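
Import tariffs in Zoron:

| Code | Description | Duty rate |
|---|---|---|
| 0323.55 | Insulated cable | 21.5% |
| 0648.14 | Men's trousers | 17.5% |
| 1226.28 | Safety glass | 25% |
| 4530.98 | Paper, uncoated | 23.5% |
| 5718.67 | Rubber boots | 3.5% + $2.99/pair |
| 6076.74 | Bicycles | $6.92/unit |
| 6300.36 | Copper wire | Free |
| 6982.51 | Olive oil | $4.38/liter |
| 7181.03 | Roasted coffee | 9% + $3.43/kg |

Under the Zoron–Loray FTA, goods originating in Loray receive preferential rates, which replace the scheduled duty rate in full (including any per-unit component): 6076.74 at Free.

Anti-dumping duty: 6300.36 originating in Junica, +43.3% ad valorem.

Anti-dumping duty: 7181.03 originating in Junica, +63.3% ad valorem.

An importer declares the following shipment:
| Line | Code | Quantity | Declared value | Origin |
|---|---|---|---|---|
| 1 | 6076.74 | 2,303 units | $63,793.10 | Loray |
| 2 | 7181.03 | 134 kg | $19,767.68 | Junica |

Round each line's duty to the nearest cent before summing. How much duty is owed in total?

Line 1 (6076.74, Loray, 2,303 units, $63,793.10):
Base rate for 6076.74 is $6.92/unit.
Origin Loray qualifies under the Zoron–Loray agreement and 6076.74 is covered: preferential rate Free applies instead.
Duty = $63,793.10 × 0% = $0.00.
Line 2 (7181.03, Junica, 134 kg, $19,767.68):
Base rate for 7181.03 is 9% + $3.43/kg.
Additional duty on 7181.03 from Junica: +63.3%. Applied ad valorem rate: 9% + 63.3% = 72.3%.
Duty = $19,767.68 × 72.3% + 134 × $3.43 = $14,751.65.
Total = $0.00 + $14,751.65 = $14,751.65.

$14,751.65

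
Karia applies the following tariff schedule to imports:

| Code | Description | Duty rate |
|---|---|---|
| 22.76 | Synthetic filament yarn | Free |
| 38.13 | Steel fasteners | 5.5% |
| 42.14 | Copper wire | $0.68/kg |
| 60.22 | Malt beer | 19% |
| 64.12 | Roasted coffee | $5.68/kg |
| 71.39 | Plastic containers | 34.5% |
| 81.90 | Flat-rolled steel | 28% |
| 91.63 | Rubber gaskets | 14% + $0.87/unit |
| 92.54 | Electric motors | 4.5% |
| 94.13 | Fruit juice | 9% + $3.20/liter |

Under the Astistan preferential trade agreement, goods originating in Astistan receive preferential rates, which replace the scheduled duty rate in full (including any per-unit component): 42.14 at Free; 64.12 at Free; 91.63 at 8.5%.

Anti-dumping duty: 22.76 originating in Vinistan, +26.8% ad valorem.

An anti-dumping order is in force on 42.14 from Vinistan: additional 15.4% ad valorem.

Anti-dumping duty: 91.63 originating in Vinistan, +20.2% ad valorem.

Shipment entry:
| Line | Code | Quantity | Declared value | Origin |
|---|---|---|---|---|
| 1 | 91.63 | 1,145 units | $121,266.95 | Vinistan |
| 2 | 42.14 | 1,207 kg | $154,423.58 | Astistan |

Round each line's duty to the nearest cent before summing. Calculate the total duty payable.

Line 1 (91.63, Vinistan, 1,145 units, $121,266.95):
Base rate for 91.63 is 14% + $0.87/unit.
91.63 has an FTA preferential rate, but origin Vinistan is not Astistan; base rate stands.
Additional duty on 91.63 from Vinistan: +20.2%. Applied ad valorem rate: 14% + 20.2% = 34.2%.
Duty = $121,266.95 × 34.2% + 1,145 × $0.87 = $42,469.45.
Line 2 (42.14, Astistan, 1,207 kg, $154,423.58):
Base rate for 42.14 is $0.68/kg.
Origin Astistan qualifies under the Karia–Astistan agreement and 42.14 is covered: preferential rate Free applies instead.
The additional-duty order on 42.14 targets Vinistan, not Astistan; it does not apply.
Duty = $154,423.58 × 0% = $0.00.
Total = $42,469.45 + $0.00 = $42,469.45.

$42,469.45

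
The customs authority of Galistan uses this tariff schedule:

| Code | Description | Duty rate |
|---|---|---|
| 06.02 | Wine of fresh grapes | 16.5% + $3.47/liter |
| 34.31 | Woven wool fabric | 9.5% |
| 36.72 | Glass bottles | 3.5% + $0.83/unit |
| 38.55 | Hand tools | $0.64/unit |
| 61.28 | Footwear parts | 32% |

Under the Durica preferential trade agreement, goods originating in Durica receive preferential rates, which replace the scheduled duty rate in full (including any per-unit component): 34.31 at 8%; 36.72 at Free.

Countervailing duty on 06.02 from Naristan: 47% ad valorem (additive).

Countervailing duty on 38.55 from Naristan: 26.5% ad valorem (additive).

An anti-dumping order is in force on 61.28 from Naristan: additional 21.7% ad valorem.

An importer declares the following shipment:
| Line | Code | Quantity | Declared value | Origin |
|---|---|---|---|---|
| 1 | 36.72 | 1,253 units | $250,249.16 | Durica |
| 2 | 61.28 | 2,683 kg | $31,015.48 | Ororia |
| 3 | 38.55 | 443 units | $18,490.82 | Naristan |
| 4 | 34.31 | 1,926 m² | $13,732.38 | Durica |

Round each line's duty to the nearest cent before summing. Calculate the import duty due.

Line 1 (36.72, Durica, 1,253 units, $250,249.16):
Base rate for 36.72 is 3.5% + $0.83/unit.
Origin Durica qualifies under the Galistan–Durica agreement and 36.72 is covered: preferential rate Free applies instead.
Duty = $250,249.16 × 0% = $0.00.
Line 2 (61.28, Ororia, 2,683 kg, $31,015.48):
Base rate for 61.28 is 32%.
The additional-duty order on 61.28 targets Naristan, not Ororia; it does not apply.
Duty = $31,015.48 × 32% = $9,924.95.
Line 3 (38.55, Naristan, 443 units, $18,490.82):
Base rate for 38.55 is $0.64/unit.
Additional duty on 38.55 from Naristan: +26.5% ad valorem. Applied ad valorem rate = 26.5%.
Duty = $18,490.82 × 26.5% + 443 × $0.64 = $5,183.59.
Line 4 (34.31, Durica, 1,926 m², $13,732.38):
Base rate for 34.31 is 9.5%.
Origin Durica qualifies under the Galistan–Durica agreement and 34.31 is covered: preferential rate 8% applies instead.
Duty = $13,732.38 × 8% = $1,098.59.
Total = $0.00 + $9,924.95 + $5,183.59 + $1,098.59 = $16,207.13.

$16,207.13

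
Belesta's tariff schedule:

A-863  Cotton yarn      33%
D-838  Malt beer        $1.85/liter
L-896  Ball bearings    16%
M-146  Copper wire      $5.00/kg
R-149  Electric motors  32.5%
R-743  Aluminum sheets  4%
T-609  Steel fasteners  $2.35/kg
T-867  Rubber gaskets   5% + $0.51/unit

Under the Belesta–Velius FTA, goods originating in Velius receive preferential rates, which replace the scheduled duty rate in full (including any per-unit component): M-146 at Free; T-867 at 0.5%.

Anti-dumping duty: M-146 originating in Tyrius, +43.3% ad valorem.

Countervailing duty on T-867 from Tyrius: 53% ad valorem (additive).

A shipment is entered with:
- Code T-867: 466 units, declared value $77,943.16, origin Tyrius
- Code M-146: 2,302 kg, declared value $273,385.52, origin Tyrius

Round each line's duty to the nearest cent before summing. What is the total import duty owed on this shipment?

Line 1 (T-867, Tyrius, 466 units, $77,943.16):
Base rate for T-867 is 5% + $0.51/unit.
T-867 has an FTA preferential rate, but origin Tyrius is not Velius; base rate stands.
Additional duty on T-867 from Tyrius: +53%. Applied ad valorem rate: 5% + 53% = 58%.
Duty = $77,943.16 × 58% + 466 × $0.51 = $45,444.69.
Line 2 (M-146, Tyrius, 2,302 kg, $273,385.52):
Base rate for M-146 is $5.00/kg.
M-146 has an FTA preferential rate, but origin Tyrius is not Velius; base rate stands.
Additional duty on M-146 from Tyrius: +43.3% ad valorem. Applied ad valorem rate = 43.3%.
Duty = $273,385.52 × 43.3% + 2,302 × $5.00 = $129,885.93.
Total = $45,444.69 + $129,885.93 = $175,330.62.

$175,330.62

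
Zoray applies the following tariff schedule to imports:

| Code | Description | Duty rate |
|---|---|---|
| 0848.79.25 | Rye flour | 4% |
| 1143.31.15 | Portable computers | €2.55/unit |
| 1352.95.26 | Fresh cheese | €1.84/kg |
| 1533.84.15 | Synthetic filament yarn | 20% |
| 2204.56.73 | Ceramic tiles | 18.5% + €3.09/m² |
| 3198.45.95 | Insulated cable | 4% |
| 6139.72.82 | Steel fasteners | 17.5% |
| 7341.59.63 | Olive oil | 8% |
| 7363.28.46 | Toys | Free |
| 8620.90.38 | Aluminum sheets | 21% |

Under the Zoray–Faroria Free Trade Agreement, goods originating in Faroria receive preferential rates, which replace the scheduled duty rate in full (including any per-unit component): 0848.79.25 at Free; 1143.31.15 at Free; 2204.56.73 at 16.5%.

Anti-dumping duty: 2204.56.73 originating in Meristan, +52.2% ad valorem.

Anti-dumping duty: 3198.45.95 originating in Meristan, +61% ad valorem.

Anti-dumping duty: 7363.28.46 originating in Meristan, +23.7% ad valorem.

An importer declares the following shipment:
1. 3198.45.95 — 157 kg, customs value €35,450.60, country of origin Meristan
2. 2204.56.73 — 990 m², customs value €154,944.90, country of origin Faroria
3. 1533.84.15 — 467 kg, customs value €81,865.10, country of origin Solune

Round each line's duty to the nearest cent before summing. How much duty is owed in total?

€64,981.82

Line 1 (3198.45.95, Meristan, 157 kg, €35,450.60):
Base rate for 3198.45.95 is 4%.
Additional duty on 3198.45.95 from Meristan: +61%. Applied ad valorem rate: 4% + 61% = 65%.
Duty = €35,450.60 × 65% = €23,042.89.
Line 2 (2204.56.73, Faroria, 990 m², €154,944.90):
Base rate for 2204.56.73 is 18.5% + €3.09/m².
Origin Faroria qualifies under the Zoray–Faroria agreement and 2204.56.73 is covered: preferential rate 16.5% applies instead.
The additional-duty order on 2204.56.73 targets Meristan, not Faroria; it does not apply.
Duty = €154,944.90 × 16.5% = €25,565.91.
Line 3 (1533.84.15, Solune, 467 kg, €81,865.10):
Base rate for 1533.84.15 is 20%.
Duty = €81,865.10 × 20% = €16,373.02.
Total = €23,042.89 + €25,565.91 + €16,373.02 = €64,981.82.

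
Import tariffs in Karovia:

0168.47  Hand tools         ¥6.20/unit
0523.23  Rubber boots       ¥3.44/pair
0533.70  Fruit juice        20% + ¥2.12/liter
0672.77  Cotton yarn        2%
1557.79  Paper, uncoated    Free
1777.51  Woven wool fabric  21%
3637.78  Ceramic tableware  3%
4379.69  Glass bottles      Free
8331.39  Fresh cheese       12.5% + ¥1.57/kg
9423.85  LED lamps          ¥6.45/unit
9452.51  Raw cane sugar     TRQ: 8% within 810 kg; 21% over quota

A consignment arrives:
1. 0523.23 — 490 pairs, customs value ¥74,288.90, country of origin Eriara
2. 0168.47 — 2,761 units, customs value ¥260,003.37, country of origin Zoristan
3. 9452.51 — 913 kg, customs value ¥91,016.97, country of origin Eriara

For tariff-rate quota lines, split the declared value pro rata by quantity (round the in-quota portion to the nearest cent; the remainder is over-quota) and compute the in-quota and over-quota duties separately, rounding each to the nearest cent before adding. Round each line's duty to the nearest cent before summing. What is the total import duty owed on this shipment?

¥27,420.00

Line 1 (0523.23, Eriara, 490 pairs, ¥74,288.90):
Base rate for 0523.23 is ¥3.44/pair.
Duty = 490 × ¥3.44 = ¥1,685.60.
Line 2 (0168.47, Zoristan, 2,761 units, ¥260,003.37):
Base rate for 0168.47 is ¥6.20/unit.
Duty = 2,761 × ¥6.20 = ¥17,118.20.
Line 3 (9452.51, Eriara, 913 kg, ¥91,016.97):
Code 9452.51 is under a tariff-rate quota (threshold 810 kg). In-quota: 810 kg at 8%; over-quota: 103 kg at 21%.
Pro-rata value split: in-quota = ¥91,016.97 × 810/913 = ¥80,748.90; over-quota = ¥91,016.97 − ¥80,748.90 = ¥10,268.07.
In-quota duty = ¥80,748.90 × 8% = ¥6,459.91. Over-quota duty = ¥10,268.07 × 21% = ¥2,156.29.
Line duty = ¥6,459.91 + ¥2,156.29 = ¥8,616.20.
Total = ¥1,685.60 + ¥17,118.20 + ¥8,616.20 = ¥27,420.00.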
····················
## REQUIRED WORK
The expected output is each line of the records above that includes the word "gaskets".

## RESPONSE BELOW
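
| 91.63 | Rubber gaskets | 14% + $0.87/unit |
T-867  Rubber gaskets   5% + $0.51/unit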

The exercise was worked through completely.